ACTIVITY: The data below holds a line containing "s(s(V))) → s(g(W, W))" and a line containing "g(0, s(X)) → s(X)"; please quote exactly those two lines and every line between them, and nothing else.
### ENTRIES SUPPLIED ###
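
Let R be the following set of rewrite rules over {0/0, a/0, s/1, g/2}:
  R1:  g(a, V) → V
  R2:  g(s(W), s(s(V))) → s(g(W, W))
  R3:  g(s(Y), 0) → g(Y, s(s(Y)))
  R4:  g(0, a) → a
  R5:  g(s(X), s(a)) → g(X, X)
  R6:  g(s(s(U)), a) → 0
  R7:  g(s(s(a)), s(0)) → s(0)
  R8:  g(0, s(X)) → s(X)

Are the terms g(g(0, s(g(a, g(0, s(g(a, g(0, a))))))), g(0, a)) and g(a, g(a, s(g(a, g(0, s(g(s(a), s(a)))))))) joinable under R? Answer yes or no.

no — NF(t₁) = 0, NF(t₂) = s(s(a))

Reduce t₁ = g(g(0, s(g(a, g(0, s(g(a, g(0, a))))))), g(0, a)):
1. g(g(0, s(g(a, g(0, s(g(a, g(0, a))))))), g(0, a))  →  g(s(g(a, g(0, s(g(a, g(0, a)))))), g(0, a))   [R8 at 1]
2. g(s(g(a, g(0, s(g(a, g(0, a)))))), g(0, a))  →  g(s(g(0, s(g(a, g(0, a))))), g(0, a))   [R1 at 1.1]
3. g(s(g(0, s(g(a, g(0, a))))), g(0, a))  →  g(s(s(g(a, g(0, a)))), g(0, a))   [R8 at 1.1]
4. g(s(s(g(a, g(0, a)))), g(0, a))  →  g(s(s(g(0, a))), g(0, a))   [R1 at 1.1.1]
5. g(s(s(g(0, a))), g(0, a))  →  g(s(s(a)), g(0, a))   [R4 at 1.1.1]
6. g(s(s(a)), g(0, a))  →  g(s(s(a)), a)   [R4 at 2]
7. g(s(s(a)), a)  →  0   [R6 at ε]

Reduce t₂ = g(a, g(a, s(g(a, g(0, s(g(s(a), s(a)))))))):
1. g(a, g(a, s(g(a, g(0, s(g(s(a), s(a))))))))  →  g(a, s(g(a, g(0, s(g(s(a), s(a)))))))   [R1 at ε]
2. g(a, s(g(a, g(0, s(g(s(a), s(a)))))))  →  s(g(a, g(0, s(g(s(a), s(a))))))   [R1 at ε]
3. s(g(a, g(0, s(g(s(a), s(a))))))  →  s(g(0, s(g(s(a), s(a)))))   [R1 at 1]
4. s(g(0, s(g(s(a), s(a)))))  →  s(s(g(s(a), s(a))))   [R8 at 1]
5. s(s(g(s(a), s(a))))  →  s(s(g(a, a)))   [R5 at 1.1]
6. s(s(g(a, a)))  →  s(s(a))   [R1 at 1.1]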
###
REPLY:
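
  R2:  g(s(W), s(s(V))) → s(g(W, W))
  R3:  g(s(Y), 0) → g(Y, s(s(Y)))
  R4:  g(0, a) → a
  R5:  g(s(X), s(a)) → g(X, X)
  R6:  g(s(s(U)), a) → 0
  R7:  g(s(s(a)), s(0)) → s(0)
  R8:  g(0, s(X)) → s(X)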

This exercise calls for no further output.